◆ **Exercise description**:
In the entries below, find every line with "Initial" and copy it.

Stored dataset items:

____________

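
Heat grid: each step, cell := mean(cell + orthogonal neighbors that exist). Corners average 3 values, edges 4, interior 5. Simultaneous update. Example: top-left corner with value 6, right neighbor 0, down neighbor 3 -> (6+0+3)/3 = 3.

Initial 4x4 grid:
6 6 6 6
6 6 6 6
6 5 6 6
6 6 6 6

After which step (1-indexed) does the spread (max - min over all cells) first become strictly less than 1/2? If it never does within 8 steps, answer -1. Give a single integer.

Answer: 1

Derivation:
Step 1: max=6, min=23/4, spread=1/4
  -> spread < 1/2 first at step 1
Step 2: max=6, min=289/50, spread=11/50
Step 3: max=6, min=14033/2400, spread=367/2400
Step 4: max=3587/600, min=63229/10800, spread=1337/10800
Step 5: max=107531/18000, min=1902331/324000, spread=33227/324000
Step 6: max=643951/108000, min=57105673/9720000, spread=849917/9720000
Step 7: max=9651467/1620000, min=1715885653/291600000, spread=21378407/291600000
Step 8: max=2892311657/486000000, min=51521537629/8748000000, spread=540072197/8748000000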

____________

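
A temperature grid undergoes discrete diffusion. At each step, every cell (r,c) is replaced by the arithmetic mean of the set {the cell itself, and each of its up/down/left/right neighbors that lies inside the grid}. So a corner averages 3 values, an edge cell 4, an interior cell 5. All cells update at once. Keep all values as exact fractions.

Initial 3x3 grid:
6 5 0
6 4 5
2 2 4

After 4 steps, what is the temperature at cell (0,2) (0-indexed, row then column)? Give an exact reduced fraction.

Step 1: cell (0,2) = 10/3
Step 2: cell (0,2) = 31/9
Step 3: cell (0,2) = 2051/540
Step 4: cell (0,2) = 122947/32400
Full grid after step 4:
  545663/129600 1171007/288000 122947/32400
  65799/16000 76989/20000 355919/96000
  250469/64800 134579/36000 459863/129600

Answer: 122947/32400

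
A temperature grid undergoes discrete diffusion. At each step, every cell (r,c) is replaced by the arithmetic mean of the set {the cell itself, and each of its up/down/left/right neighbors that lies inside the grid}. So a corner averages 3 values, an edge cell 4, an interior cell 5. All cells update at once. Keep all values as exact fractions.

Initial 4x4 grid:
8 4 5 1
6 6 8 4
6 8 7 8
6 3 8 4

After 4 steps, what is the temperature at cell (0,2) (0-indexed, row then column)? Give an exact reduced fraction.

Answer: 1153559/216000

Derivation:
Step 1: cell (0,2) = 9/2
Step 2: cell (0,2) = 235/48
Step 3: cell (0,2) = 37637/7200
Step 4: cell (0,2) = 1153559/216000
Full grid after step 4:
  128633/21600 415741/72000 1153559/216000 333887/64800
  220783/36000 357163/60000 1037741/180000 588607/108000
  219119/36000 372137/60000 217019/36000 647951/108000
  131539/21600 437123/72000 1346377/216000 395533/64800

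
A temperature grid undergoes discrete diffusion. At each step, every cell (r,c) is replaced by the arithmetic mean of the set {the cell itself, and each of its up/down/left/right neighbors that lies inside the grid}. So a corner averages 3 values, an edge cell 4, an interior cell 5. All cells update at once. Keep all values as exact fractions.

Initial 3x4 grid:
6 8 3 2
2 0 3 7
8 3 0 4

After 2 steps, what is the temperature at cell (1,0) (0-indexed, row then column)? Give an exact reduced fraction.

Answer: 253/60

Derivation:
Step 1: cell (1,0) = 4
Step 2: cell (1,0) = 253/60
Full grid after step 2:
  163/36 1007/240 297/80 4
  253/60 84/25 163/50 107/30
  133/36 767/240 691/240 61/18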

____________

◆ **Response for this exercise**:
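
Initial 4x4 grid:
Initial 3x3 grid:
Initial 4x4 grid:
Initial 3x4 grid: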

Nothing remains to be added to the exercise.